Task requirements: Take the entries that follow and return exactly the lines from the one holding "An exit poll" through the one holding "In a random sample of 305", both included. Nothing else is needed.

-------- Records for processing

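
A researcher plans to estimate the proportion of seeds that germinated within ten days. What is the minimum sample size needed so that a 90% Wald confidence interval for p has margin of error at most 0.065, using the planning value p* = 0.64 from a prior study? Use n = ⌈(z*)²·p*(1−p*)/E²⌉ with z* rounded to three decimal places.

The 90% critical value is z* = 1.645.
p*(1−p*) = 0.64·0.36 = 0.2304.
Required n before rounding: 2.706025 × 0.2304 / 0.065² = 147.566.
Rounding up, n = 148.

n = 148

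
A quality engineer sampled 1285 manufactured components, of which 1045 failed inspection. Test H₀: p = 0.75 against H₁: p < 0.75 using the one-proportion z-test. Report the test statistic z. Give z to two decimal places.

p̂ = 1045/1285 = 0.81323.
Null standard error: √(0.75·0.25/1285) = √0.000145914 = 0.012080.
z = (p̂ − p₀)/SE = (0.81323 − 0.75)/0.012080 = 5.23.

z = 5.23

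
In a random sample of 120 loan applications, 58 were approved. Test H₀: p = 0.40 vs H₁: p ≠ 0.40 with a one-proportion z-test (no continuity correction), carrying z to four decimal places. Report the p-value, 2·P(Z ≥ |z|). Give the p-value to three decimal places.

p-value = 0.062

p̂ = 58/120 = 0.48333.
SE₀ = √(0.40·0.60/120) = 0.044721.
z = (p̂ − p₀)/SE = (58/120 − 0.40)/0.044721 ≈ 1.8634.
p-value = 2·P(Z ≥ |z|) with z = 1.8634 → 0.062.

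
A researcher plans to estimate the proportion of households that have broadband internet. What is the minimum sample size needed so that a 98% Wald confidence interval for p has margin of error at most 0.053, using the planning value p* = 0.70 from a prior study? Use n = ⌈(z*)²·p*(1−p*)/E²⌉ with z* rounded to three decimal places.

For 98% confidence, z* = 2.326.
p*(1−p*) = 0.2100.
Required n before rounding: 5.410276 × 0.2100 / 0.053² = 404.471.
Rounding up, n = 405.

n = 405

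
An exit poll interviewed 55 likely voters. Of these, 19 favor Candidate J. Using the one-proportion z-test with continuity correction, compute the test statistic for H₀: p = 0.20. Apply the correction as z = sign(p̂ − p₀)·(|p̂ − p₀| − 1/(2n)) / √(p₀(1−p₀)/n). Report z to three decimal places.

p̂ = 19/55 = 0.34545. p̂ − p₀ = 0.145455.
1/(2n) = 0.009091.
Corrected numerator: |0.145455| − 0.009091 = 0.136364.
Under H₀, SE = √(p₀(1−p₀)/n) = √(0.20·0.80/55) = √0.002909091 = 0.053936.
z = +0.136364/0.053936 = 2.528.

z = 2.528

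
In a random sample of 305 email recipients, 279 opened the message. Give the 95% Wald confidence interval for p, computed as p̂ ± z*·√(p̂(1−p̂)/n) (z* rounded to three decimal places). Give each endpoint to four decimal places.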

----------------
-------- Records for processing

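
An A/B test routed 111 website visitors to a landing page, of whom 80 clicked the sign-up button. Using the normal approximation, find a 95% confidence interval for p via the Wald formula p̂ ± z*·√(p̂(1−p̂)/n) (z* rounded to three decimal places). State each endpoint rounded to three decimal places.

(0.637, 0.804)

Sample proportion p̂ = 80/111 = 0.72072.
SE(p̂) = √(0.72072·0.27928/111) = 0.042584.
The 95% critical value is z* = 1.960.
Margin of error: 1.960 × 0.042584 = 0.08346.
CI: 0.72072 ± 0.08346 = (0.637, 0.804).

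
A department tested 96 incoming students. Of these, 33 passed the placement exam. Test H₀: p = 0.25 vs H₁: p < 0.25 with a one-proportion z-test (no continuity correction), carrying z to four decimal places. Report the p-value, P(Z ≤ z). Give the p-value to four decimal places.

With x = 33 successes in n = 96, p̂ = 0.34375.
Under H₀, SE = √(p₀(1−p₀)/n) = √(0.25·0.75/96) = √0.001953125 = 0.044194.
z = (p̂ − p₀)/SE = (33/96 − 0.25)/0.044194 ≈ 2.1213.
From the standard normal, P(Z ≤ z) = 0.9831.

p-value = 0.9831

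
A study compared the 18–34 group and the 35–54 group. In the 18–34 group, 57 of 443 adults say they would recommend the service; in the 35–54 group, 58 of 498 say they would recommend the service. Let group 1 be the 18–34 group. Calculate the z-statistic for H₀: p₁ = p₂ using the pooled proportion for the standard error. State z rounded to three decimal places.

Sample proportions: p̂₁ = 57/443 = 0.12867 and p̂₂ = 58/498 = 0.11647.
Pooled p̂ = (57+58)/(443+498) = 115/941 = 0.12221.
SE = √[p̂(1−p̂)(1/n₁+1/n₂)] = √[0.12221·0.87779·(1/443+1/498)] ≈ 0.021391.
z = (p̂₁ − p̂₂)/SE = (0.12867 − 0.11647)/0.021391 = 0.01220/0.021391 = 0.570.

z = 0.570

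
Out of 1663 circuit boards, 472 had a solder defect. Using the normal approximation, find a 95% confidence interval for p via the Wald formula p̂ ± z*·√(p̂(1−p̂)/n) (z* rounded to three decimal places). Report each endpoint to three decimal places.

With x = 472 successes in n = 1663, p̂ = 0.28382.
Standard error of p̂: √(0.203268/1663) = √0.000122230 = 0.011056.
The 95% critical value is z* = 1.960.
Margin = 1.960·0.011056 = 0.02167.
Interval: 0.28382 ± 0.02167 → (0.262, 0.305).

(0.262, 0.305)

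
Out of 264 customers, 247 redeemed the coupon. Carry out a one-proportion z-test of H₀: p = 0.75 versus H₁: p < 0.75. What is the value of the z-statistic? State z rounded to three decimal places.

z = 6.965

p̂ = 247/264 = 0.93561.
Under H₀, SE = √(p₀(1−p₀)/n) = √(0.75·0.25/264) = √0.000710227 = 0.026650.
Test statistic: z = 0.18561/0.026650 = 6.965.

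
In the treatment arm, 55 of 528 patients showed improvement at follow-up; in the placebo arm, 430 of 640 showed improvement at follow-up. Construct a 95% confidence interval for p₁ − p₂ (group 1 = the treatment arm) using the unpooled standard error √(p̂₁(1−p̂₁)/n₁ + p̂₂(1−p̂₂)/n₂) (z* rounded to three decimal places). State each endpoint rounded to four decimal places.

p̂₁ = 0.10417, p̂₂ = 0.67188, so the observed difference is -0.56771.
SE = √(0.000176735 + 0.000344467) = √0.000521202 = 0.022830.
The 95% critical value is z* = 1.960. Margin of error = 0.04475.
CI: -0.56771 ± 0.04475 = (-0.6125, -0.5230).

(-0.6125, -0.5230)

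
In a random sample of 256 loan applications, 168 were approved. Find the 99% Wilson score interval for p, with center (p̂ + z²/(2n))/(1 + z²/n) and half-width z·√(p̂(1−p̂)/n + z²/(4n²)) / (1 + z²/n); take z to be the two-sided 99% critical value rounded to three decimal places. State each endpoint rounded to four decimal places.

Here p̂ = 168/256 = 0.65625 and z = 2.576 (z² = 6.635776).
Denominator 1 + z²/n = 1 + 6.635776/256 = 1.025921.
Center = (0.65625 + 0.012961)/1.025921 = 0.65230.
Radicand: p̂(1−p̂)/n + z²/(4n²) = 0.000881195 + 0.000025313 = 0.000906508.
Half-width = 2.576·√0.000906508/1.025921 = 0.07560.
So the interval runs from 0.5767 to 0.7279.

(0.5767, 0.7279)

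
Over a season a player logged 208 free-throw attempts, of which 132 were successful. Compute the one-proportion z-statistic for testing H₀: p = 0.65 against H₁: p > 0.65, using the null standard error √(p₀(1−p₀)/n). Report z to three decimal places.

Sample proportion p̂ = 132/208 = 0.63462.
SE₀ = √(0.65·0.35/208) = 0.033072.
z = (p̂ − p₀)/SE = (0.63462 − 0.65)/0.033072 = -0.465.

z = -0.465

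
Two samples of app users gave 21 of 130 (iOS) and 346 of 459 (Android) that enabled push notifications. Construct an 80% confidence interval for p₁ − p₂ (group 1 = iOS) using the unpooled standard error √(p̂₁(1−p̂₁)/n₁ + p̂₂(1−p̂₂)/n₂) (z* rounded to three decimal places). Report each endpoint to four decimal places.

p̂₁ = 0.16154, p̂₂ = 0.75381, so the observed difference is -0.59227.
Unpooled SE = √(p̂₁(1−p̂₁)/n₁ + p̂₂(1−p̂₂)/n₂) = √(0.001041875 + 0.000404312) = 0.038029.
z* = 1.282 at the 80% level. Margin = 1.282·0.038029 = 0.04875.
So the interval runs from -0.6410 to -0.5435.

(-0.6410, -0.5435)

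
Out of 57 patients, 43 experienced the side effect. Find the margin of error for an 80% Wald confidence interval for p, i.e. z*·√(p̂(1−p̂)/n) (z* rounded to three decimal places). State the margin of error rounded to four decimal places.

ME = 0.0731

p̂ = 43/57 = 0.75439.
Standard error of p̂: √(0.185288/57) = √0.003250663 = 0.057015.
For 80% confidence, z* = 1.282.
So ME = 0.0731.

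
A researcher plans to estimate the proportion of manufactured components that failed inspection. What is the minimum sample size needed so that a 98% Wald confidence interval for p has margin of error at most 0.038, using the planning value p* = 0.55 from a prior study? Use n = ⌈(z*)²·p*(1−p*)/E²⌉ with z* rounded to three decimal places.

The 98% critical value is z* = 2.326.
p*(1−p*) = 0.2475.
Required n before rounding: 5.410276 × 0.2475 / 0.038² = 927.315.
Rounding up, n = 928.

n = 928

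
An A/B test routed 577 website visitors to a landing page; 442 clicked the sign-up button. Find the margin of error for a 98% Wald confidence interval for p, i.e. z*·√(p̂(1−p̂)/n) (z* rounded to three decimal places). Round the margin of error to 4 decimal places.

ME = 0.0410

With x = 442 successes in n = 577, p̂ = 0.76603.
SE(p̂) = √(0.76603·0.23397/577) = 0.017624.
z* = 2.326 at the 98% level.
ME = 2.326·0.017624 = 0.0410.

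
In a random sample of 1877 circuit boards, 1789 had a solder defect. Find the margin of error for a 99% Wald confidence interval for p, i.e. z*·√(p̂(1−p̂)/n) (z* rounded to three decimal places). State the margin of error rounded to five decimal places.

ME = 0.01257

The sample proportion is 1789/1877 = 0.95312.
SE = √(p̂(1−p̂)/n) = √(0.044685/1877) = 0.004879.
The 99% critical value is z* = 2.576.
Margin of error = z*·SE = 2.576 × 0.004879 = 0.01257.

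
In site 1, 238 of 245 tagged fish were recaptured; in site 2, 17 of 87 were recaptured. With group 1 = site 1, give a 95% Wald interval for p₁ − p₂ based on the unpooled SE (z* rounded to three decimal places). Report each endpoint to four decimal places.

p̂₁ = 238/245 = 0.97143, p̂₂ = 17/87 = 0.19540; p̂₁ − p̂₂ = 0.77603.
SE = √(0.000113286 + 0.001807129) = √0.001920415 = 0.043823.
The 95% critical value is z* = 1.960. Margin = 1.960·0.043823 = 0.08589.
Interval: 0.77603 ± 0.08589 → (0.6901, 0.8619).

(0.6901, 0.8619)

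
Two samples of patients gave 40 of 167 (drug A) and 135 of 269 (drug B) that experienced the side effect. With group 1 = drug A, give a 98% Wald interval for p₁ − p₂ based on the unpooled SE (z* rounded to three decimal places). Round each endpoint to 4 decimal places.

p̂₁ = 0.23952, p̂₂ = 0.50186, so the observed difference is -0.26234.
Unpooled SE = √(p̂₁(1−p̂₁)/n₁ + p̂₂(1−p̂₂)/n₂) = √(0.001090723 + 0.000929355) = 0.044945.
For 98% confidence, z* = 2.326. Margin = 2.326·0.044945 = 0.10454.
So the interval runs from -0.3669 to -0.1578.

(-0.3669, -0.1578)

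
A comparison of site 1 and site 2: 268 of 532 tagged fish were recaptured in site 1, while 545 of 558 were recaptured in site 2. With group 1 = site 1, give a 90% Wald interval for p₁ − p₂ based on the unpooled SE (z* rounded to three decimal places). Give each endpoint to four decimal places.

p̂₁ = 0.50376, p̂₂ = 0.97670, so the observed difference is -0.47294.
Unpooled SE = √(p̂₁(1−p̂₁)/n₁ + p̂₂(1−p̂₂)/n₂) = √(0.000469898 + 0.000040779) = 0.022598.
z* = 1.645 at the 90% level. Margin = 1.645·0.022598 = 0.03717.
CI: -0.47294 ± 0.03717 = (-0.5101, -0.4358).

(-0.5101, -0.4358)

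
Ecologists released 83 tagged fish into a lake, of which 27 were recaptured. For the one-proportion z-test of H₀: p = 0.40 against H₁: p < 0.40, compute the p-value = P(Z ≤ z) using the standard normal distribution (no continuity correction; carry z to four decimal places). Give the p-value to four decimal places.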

----------------

Exercise solution:
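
An exit poll interviewed 55 likely voters. Of these, 19 favor Candidate J. Using the one-proportion z-test with continuity correction, compute the test statistic for H₀: p = 0.20. Apply the correction as z = sign(p̂ − p₀)·(|p̂ − p₀| − 1/(2n)) / √(p₀(1−p₀)/n). Report z to three decimal places.

p̂ = 19/55 = 0.34545. p̂ − p₀ = 0.145455.
1/(2n) = 0.009091.
Corrected numerator: |0.145455| − 0.009091 = 0.136364.
Under H₀, SE = √(p₀(1−p₀)/n) = √(0.20·0.80/55) = √0.002909091 = 0.053936.
z = +0.136364/0.053936 = 2.528.

z = 2.528

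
In a random sample of 305 email recipients, 279 opened the message. Give the 95% Wald confidence interval for p, computed as p̂ ± z*·√(p̂(1−p̂)/n) (z* rounded to three decimal places). Give each endpoint to four decimal places.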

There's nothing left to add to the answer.